### EXERCISE
Look through the listing below and report the lines that have the word "joint" in them.
Segment Open
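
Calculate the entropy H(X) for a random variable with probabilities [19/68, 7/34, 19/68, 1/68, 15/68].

H(X) = -Σ p(x) log₂ p(x)
  -19/68 × log₂(19/68) = 0.5140
  -7/34 × log₂(7/34) = 0.4694
  -19/68 × log₂(19/68) = 0.5140
  -1/68 × log₂(1/68) = 0.0895
  -15/68 × log₂(15/68) = 0.4810
H(X) = 2.0679 bits


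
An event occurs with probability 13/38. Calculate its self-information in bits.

Information content I(x) = -log₂(p(x))
I = -log₂(13/38) = -log₂(0.3421)
I = 1.5475 bits


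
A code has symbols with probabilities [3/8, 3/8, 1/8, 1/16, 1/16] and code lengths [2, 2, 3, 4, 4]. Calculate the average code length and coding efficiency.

Average length L = Σ p_i × l_i = 2.3750 bits
Entropy H = 1.9363 bits
Efficiency η = H/L × 100% = 81.53%


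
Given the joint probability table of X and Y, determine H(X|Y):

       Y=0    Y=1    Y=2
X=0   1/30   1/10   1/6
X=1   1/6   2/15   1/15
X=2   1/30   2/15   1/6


H(X|Y) = Σ_y p(y) H(X|Y=y)
  p(Y=0) = 7/30, H(X|Y=0) = 1.1488
  p(Y=1) = 11/30, H(X|Y=1) = 1.5726
  p(Y=2) = 2/5, H(X|Y=2) = 1.4834
H(X|Y) = 0.2333×1.1488 + 0.3667×1.5726 + 0.4000×1.4834 = 1.4380 bits


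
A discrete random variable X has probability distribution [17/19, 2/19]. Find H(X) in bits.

H(X) = -Σ p(x) log₂ p(x)
  -17/19 × log₂(17/19) = 0.1436
  -2/19 × log₂(2/19) = 0.3419
H(X) = 0.4855 bits


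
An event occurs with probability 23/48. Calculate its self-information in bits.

Information content I(x) = -log₂(p(x))
I = -log₂(23/48) = -log₂(0.4792)
I = 1.0614 bits


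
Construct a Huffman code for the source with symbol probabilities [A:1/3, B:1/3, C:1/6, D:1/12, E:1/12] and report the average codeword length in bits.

Huffman tree construction:
Combine smallest probabilities repeatedly
Resulting codes:
  A: 10 (length 2)
  B: 11 (length 2)
  C: 00 (length 2)
  D: 010 (length 3)
  E: 011 (length 3)
Average length = Σ p(s) × length(s) = 2.1667 bits


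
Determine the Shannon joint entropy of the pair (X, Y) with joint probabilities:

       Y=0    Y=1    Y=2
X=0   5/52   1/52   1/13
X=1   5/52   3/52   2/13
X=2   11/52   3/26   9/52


H(X,Y) = -Σ p(x,y) log₂ p(x,y)
  p(0,0)=5/52: -0.0962 × log₂(0.0962) = 0.3249
  p(0,1)=1/52: -0.0192 × log₂(0.0192) = 0.1096
  p(0,2)=1/13: -0.0769 × log₂(0.0769) = 0.2846
  p(1,0)=5/52: -0.0962 × log₂(0.0962) = 0.3249
  p(1,1)=3/52: -0.0577 × log₂(0.0577) = 0.2374
  p(1,2)=2/13: -0.1538 × log₂(0.1538) = 0.4155
  p(2,0)=11/52: -0.2115 × log₂(0.2115) = 0.4741
  p(2,1)=3/26: -0.1154 × log₂(0.1154) = 0.3595
  p(2,2)=9/52: -0.1731 × log₂(0.1731) = 0.4380
H(X,Y) = 2.9684 bits


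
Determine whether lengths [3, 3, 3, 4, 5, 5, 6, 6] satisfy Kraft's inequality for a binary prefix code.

Kraft inequality: Σ 2^(-l_i) ≤ 1 for prefix-free code
Calculating: 2^(-3) + 2^(-3) + 2^(-3) + 2^(-4) + 2^(-5) + 2^(-5) + 2^(-6) + 2^(-6)
= 0.125 + 0.125 + 0.125 + 0.0625 + 0.03125 + 0.03125 + 0.015625 + 0.015625
= 0.5312
Since 0.5312 ≤ 1, prefix-free code exists


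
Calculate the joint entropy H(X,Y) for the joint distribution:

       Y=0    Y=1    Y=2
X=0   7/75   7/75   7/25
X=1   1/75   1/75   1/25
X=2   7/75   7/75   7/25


H(X,Y) = -Σ p(x,y) log₂ p(x,y)
  p(0,0)=7/75: -0.0933 × log₂(0.0933) = 0.3193
  p(0,1)=7/75: -0.0933 × log₂(0.0933) = 0.3193
  p(0,2)=7/25: -0.2800 × log₂(0.2800) = 0.5142
  p(1,0)=1/75: -0.0133 × log₂(0.0133) = 0.0831
  p(1,1)=1/75: -0.0133 × log₂(0.0133) = 0.0831
  p(1,2)=1/25: -0.0400 × log₂(0.0400) = 0.1858
  p(2,0)=7/75: -0.0933 × log₂(0.0933) = 0.3193
  p(2,1)=7/75: -0.0933 × log₂(0.0933) = 0.3193
  p(2,2)=7/25: -0.2800 × log₂(0.2800) = 0.5142
H(X,Y) = 2.6576 bits


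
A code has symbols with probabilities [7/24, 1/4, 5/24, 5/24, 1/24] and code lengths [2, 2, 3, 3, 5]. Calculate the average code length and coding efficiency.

Average length L = Σ p_i × l_i = 2.5417 bits
Entropy H = 2.1524 bits
Efficiency η = H/L × 100% = 84.69%


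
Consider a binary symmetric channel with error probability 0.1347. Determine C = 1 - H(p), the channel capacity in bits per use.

For BSC with error probability p:
C = 1 - H(p) where H(p) is binary entropy
H(0.1347) = -0.1347 × log₂(0.1347) - 0.8653 × log₂(0.8653)
H(p) = 0.5702
C = 1 - 0.5702 = 0.4298 bits/use


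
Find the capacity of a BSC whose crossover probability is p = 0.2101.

For BSC with error probability p:
C = 1 - H(p) where H(p) is binary entropy
H(0.2101) = -0.2101 × log₂(0.2101) - 0.7899 × log₂(0.7899)
H(p) = 0.7417
C = 1 - 0.7417 = 0.2583 bits/use


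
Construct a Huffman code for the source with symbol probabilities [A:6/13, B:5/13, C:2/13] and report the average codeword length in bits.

Huffman tree construction:
Combine smallest probabilities repeatedly
Resulting codes:
  A: 0 (length 1)
  B: 11 (length 2)
  C: 10 (length 2)
Average length = Σ p(s) × length(s) = 1.5385 bits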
Segment Closed
### RESULT OF THE EXERCISE
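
Given the joint probability table of X and Y, determine H(X|Y):
Determine the Shannon joint entropy of the pair (X, Y) with joint probabilities:
Calculate the joint entropy H(X,Y) for the joint distribution: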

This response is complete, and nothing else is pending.